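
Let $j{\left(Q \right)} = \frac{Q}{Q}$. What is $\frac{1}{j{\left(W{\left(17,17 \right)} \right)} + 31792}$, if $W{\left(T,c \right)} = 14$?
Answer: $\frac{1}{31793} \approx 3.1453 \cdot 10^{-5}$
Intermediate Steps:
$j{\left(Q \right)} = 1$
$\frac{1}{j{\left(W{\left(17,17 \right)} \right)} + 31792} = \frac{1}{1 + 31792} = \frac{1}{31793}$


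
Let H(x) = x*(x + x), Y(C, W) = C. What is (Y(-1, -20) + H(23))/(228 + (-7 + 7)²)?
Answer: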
◆ ◆ ◆ ◆ ◆ ◆ ◆
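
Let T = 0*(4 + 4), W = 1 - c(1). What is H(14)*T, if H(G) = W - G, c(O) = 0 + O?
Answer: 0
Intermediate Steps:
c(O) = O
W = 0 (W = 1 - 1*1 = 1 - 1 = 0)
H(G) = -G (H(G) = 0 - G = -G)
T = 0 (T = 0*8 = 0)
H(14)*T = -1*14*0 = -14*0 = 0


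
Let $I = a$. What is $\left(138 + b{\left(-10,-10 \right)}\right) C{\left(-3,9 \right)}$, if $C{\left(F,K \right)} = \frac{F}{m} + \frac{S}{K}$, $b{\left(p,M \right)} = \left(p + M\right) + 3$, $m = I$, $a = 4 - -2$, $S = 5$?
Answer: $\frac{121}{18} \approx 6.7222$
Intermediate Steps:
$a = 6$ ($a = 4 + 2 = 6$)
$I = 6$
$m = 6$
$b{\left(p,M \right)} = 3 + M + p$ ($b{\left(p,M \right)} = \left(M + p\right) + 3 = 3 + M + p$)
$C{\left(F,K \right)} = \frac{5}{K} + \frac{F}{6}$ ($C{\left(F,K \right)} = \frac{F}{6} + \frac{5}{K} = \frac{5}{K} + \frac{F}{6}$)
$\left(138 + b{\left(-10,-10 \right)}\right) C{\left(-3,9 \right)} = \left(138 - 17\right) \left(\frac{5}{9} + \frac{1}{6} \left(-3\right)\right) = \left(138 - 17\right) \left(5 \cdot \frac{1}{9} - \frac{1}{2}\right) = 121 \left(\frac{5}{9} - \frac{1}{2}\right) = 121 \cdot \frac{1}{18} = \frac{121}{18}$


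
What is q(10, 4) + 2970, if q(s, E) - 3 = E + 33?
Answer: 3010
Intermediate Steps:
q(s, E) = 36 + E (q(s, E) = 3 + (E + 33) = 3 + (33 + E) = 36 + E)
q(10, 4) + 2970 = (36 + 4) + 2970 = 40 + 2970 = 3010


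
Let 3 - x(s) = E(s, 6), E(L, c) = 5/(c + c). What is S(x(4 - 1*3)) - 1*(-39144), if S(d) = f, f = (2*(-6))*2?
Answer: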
◆ ◆ ◆ ◆ ◆ ◆ ◆
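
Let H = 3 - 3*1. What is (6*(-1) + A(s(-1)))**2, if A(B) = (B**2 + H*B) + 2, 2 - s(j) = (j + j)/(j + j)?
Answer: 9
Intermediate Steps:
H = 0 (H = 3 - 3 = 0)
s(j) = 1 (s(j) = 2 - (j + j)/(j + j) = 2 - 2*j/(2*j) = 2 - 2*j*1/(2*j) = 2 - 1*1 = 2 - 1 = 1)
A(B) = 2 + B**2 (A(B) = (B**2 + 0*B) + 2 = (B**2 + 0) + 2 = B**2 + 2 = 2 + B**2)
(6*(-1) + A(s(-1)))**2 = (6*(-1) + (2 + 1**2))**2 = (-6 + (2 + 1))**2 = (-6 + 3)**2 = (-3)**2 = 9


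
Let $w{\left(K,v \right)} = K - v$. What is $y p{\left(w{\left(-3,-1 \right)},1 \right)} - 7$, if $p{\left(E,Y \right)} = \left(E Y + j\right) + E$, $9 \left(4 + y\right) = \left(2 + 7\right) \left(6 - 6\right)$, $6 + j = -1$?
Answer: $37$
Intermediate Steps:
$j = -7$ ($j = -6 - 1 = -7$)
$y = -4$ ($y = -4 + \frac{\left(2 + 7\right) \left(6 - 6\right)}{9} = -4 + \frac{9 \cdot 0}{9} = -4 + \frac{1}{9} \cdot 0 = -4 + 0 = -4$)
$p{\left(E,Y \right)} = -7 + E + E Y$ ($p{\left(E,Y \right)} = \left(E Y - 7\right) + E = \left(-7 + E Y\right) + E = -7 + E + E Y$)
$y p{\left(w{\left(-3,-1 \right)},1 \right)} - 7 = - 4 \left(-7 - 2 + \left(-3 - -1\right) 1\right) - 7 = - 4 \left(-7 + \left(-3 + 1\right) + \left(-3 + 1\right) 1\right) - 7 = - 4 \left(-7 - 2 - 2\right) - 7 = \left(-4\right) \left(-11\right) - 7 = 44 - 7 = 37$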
◆ ◆ ◆ ◆ ◆ ◆ ◆
▶ _About this task_:
Pull out every line in the material above where "Answer" occurs.

▶ _Your response_:
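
Answer: $\frac{1}{31793} \approx 3.1453 \cdot 10^{-5}$
Answer:
Answer: 0
Answer: $\frac{121}{18} \approx 6.7222$
Answer: 3010
Answer:
Answer: 9
Answer: $37$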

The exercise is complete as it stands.